▶ _PROBLEM STATEMENT_: Which lines of the data contain the string "fraction"? Show each of them.

▶ _INPUT MATERIAL_:
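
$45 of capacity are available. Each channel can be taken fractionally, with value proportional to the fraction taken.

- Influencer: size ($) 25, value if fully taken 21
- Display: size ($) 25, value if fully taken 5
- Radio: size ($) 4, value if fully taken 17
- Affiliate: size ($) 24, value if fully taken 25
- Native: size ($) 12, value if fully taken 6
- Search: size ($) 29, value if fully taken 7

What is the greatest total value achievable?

56.28

Best value per unit of size first: Radio 17/4≈4.25, Affiliate 25/24≈1.04, Influencer 21/25≈0.84, Native 6/12≈0.5, Search 7/29≈0.241, Display 5/25≈0.2.
Take all of Radio (4 $, value 17) — 41 $ left.
Take all of Affiliate (24 $, value 25) — 17 $ left.
17 $ left: a 17/25 share of Influencer gives 21×17/25 = 14.28.
Total value = 56.28.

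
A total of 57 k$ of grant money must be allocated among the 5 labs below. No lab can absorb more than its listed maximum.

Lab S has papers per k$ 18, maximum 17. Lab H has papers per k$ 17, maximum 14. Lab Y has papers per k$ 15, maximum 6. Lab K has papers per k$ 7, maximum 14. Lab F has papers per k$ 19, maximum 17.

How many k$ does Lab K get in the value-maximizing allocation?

Highest papers per k$ first: Lab F 19 > Lab S 18 > Lab H 17 > Lab Y 15 > Lab K 7.
Give Lab F 17 to hit its cap of 17 → 40 left.
Lab S: +17 to 17 (cap) → 23 left.
Give Lab H 14 to hit its cap of 14 → 9 left.
Lab Y takes 6 to reach its cap of 6 → 3 left.
Only 3 left; Lab K takes them to reach 3.

3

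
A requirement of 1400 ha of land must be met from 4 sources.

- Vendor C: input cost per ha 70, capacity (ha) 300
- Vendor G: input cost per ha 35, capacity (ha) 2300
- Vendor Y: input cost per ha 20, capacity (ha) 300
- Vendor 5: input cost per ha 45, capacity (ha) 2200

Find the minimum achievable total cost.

Fill from the cheapest source first.
Vendor Y at 20: take all 300 ha ; 1100 still needed.
Vendor G at 35: take 1100 of its 2300 ; requirement met.
Vendor 5, Vendor C: unused.
Cost = 300×20 + 1100×35 = 44500.

44500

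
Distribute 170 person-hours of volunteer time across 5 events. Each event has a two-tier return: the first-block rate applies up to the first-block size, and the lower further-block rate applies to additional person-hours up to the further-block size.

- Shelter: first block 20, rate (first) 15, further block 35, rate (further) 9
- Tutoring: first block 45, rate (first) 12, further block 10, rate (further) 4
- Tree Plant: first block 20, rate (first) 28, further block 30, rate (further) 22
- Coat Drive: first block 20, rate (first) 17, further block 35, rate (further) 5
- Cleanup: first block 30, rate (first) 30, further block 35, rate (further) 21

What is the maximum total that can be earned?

Order all 10 blocks by rate: Cleanup/tier1 30 > Tree Plant/tier1 28 > Tree Plant/tier2 22 > Cleanup/tier2 21 > Coat Drive/tier1 17 > Shelter/tier1 15 > Tutoring/tier1 12 > Shelter/tier2 9 > Coat Drive/tier2 5 > Tutoring/tier2 4.
Cleanup tier1 at 30: fill all 30 → 140 left.
Fill Tree Plant tier1 block (20 at 28) → 120 left.
Tree Plant/tier2 (22): +30 → 90 left.
Fill Cleanup tier2 block (35 at 21) → 55 left.
Coat Drive/tier1 (17): +20 → 35 left.
Fill Shelter tier1 block (20 at 15) → 15 left.
Tutoring/tier1: +15 of 45 at 12; pool empty.
Total = 30×30 + 28×20 + 22×30 + 21×35 + 17×20 + 15×20 + 12×15 = 3675.

3675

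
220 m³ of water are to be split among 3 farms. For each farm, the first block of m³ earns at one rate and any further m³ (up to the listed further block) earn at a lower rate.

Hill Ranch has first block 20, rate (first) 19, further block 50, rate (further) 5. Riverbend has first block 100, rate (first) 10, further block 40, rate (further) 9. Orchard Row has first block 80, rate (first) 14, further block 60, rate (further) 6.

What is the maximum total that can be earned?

2680

Order all 6 blocks by rate: Hill Ranch/tier1 19 > Orchard Row/tier1 14 > Riverbend/tier1 10 > Riverbend/tier2 9 > Orchard Row/tier2 6 > Hill Ranch/tier2 5.
Fill Hill Ranch tier1 block (20 at 19) → 200 left.
Orchard Row tier1 at 14: fill all 80 → 120 left.
Riverbend/tier1 (10): +100 → 20 left.
Riverbend/tier2: +20 of 40 at 9; pool empty.
Total = 19×20 + 14×80 + 10×100 + 9×20 = 2680.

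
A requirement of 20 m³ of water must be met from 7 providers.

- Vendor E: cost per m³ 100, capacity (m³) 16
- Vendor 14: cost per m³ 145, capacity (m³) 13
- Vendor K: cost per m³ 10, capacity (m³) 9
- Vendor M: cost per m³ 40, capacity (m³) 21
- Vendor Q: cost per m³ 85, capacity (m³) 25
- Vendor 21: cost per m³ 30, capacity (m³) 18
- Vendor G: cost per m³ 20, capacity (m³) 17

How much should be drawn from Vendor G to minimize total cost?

11

Cheapest first:
Take 9 from Vendor K at 10 ; need 11 more.
Vendor G at 20: take 11 of its 17 ; requirement met.
Vendor 21, Vendor M, Vendor Q, Vendor E, Vendor 14: unused.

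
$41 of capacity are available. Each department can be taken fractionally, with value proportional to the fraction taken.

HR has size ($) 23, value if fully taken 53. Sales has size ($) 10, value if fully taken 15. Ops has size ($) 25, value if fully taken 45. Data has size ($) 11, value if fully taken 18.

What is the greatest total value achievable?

85.4

Rank by value-to-size ratio: HR 53/23≈2.3, Ops 45/25≈1.8, Data 18/11≈1.64, Sales 15/10≈1.5.
Take all of HR (23 $, value 53) → 18 $ left.
Only 18 $ remain; take 18/25 of Ops for value 45×18/25 = 32.4.
Total value = 85.4.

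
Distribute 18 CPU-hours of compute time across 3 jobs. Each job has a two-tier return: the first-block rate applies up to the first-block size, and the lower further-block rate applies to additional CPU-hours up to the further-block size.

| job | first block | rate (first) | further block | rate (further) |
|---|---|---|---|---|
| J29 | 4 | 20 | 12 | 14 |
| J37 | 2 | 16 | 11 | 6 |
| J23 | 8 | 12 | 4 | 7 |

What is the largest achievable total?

280

Order all 6 blocks by rate: J29/T1 20 > J37/T1 16 > J29/T2 14 > J23/T1 12 > J23/T2 7 > J37/T2 6.
Fill J29 T1 block (4 at 20) — 14 left.
J37 T1 at 16: fill all 2 — 12 left.
Fill J29 T2 block (12 at 14) — 0 left.
Total = 20×4 + 16×2 + 14×12 = 280.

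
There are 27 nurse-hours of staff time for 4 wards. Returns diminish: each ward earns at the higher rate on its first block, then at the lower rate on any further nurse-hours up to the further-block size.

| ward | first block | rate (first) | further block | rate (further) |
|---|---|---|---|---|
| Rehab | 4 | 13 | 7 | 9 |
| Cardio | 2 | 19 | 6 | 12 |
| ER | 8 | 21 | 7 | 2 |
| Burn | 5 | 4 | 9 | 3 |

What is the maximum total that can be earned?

393

Order all 8 blocks by rate: ER/first 21 > Cardio/first 19 > Rehab/first 13 > Cardio/second 12 > Rehab/second 9 > Burn/first 4 > Burn/second 3 > ER/second 2.
ER/first (21): +8 → 19 left.
Fill Cardio first block (2 at 19) → 17 left.
Rehab/first (13): +4 → 13 left.
Cardio/second (12): +6 → 7 left.
Fill Rehab second block (7 at 9) → 0 left.
Total = 21×8 + 19×2 + 13×4 + 12×6 + 9×7 = 393.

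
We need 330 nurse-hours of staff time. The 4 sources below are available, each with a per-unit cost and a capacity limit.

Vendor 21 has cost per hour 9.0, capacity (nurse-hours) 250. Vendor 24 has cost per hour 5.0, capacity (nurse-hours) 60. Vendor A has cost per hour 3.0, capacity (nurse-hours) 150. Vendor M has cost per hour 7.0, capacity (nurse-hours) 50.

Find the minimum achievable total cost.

1730

Cheapest first:
Vendor A (3.0): use full 150 ; 180 nurse-hours to go.
Take 60 from Vendor 24 at 5.0 ; need 120 more.
Vendor M (7.0): use full 50 ; 70 nurse-hours to go.
Vendor 21 at 9.0: take 70 of its 250 ; requirement met.
Cost = 150×3.0 + 60×5.0 + 50×7.0 + 70×9.0 = 1730.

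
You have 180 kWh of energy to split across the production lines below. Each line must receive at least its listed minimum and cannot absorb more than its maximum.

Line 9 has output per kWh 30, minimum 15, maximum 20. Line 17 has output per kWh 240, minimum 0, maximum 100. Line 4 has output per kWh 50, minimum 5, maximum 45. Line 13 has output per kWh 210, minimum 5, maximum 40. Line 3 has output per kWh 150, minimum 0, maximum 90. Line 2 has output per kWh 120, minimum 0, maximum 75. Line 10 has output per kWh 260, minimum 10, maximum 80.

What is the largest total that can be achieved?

Meeting every minimum uses 15+0+5+5+0+0+10 = 35 kWh, leaving 145.
Order the production lines by output per kWh: Line 10 260 > Line 17 240 > Line 13 210 > Line 3 150 > Line 2 120 > Line 4 50 > Line 9 30.
Give Line 10 70 more to hit its cap of 80 → 75 left.
Only 75 left; Line 17 takes them to reach 75.
Total = 30×15 + 240×75 + 50×5 + 210×5 + 260×80 = 40550.

40550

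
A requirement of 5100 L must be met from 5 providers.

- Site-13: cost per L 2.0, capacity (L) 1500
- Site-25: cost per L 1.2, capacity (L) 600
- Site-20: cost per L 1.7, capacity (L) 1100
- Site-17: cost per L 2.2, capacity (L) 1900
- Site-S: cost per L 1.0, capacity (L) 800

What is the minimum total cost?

8810

Cheapest first:
Take 800 from Site-S at 1.0 ; need 4300 more.
Take 600 from Site-25 at 1.2 ; need 3700 more.
Site-20 at 1.7: take all 1100 L ; 2600 still needed.
Site-13 at 2.0: take all 1500 L ; 1100 still needed.
Site-17 (2.2): take the remaining 1100 ; done.
Cost = 800×1.0 + 600×1.2 + 1100×1.7 + 1500×2.0 + 1100×2.2 = 8810.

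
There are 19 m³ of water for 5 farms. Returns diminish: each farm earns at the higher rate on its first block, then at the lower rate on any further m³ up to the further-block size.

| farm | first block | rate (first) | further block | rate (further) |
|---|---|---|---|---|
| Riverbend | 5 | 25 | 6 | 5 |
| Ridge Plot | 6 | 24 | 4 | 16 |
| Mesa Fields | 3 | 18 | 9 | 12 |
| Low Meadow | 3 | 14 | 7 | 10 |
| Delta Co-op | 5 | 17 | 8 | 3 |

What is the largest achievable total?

Order all 10 blocks by rate: Riverbend/T1 25 > Ridge Plot/T1 24 > Mesa Fields/T1 18 > Delta Co-op/T1 17 > Ridge Plot/T2 16 > Low Meadow/T1 14 > Mesa Fields/T2 12 > Low Meadow/T2 10 > Riverbend/T2 5 > Delta Co-op/T2 3.
Riverbend/T1 (25): +5 — 14 left.
Fill Ridge Plot T1 block (6 at 24) — 8 left.
Mesa Fields T1 at 18: fill all 3 — 5 left.
Delta Co-op T1 at 17: fill all 5 — 0 left.
Total = 25×5 + 24×6 + 18×3 + 17×5 = 408.

408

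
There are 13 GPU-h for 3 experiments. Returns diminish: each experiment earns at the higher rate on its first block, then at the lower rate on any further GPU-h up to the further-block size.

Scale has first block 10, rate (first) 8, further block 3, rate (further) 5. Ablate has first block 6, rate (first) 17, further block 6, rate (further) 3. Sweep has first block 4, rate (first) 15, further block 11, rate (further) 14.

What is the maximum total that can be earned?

Rank every tier by rate: Ablate/first 17 > Sweep/first 15 > Sweep/second 14 > Scale/first 8 > Scale/second 5 > Ablate/second 3.
Ablate/first (17): +6 → 7 left.
Sweep first at 15: fill all 4 → 3 left.
Sweep/second: +3 of 11 at 14; pool empty.
Total = 17×6 + 15×4 + 14×3 = 204.

204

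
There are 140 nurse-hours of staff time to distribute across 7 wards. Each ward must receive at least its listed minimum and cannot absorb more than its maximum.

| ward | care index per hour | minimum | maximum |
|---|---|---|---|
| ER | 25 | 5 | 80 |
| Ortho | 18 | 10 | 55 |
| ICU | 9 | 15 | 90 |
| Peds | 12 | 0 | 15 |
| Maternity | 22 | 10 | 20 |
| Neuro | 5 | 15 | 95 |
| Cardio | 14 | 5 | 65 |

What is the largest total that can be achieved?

2790

Meeting every minimum uses 5+10+15+0+10+15+5 = 60 nurse-hours, leaving 80.
Order the wards by care index per hour: ER 25 > Maternity 22 > Ortho 18 > Cardio 14 > Peds 12 > ICU 9 > Neuro 5.
Give ER 75 more to hit its cap of 80 ; 5 left.
Only 5 left; Maternity takes them to reach 15.
Total = 25×80 + 18×10 + 9×15 + 22×15 + 5×15 + 14×5 = 2790.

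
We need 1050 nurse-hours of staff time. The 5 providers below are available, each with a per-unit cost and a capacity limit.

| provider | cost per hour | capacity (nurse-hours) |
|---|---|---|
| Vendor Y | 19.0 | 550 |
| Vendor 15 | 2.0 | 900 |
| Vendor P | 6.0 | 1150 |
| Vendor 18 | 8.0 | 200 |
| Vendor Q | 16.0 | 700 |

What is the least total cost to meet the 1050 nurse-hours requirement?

Cheapest first:
Vendor 15 (2.0): use full 900 → 150 nurse-hours to go.
Take 150 from Vendor P at 6.0 to finish.
Vendor 18, Vendor Q, Vendor Y: unused.
Cost = 900×2.0 + 150×6.0 = 2700.

2700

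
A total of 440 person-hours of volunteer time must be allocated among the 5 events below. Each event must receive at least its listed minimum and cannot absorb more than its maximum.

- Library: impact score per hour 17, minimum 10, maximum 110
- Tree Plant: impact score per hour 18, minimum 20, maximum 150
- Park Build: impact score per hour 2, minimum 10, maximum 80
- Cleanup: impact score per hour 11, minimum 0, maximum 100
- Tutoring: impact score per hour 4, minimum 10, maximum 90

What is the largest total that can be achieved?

5970

Meeting every minimum uses 10+20+10+0+10 = 50 person-hours, leaving 390.
Rank by impact score per hour: Tree Plant 18 > Library 17 > Cleanup 11 > Tutoring 4 > Park Build 2.
Tree Plant: +130 to 150 (cap) → 260 left.
Give Library 100 more to hit its cap of 110 → 160 left.
Give Cleanup 100 more to hit its cap of 100 → 60 left.
Tutoring has room for 80 more but only 60 remain, so it gets 70.
Total = 17×110 + 18×150 + 2×10 + 11×100 + 4×70 = 5970.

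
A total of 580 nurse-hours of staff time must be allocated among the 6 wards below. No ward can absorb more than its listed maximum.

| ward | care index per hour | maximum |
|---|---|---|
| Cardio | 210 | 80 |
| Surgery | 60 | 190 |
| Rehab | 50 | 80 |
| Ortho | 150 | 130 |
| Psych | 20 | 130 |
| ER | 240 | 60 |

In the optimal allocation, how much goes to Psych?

Highest care index per hour first: ER 240 > Cardio 210 > Ortho 150 > Surgery 60 > Rehab 50 > Psych 20.
ER: +60 to 60 (cap) → 520 left.
Cardio takes 80 to reach its cap of 80 → 440 left.
Ortho: +130 to 130 (cap) → 310 left.
Surgery takes 190 to reach its cap of 190 → 120 left.
Give Rehab 80 to hit its cap of 80 → 40 left.
Only 40 left; Psych takes them to reach 40.

40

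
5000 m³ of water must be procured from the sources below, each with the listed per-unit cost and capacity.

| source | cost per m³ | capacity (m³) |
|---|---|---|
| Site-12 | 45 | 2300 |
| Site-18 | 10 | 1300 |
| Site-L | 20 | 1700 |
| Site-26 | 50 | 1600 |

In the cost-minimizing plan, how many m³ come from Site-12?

Use sources in increasing cost order.
Take 1300 from Site-18 at 10 — need 3700 more.
Take 1700 from Site-L at 20 — need 2000 more.
Site-12 (45): take the remaining 2000 — done.
Site-26: unused.

2000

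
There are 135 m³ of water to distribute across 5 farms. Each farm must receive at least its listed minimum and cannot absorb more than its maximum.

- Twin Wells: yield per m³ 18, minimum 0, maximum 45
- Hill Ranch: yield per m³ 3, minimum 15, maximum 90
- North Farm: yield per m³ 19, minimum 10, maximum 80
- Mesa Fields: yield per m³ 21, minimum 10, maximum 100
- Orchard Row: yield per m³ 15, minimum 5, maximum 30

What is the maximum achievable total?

2505

Meeting every minimum uses 0+15+10+10+5 = 40 m³, leaving 95.
Highest yield per m³ first: Mesa Fields 21 > North Farm 19 > Twin Wells 18 > Orchard Row 15 > Hill Ranch 3.
Give Mesa Fields 90 more to hit its cap of 100 → 5 left.
Only 5 left; North Farm takes them to reach 15.
Total = 3×15 + 19×15 + 21×100 + 15×5 = 2505.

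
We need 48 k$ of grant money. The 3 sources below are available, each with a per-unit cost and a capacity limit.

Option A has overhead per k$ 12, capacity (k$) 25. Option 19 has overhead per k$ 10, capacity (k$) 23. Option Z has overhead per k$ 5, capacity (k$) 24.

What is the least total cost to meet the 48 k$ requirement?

Use sources in increasing cost order.
Take 24 from Option Z at 5 → need 24 more.
Take 23 from Option 19 at 10 → need 1 more.
Option A at 12: take 1 of its 25 → requirement met.
Cost = 24×5 + 23×10 + 1×12 = 362.

362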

▶ _EXERCISE OUTPUT_:
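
$45 of capacity are available. Each channel can be taken fractionally, with value proportional to the fraction taken.
$41 of capacity are available. Each department can be taken fractionally, with value proportional to the fraction taken.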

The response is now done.